**Requirement:**
Scan each line of the records for the word "cells" and extract the ones that have it.

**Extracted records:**
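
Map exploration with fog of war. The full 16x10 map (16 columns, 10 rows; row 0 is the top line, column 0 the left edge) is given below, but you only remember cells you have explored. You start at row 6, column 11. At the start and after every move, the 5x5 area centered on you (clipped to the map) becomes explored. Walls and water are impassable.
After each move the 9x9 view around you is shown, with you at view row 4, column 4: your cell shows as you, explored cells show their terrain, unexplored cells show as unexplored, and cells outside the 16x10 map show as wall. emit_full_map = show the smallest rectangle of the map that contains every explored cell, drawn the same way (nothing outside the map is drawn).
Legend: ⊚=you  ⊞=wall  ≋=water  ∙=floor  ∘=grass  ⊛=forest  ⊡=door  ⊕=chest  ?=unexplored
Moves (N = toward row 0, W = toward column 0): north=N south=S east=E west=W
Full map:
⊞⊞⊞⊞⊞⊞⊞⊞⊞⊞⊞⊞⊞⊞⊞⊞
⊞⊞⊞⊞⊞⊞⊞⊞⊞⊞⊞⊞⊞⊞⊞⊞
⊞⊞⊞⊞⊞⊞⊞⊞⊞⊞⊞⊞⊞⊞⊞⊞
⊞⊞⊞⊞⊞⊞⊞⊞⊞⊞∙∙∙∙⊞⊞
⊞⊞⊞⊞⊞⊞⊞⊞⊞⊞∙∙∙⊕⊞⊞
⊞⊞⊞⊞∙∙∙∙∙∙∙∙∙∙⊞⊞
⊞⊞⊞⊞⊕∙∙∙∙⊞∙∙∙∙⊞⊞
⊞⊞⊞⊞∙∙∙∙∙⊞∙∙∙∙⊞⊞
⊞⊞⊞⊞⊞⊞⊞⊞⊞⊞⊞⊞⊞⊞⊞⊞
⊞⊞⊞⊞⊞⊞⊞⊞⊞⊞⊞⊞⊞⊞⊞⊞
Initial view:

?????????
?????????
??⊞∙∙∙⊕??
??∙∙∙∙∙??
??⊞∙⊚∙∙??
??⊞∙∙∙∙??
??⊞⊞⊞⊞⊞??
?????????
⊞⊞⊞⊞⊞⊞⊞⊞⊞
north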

**Response to the task:**
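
Map exploration with fog of war. The full 16x10 map (16 columns, 10 rows; row 0 is the top line, column 0 the left edge) is given below, but you only remember cells you have explored. You start at row 6, column 11. At the start and after every move, the 5x5 area centered on you (clipped to the map) becomes explored. Walls and water are impassable.
After each move the 9x9 view around you is shown, with you at view row 4, column 4: your cell shows as you, explored cells show their terrain, unexplored cells show as unexplored, and cells outside the 16x10 map show as wall. emit_full_map = show the smallest rectangle of the map that contains every explored cell, drawn the same way (nothing outside the map is drawn).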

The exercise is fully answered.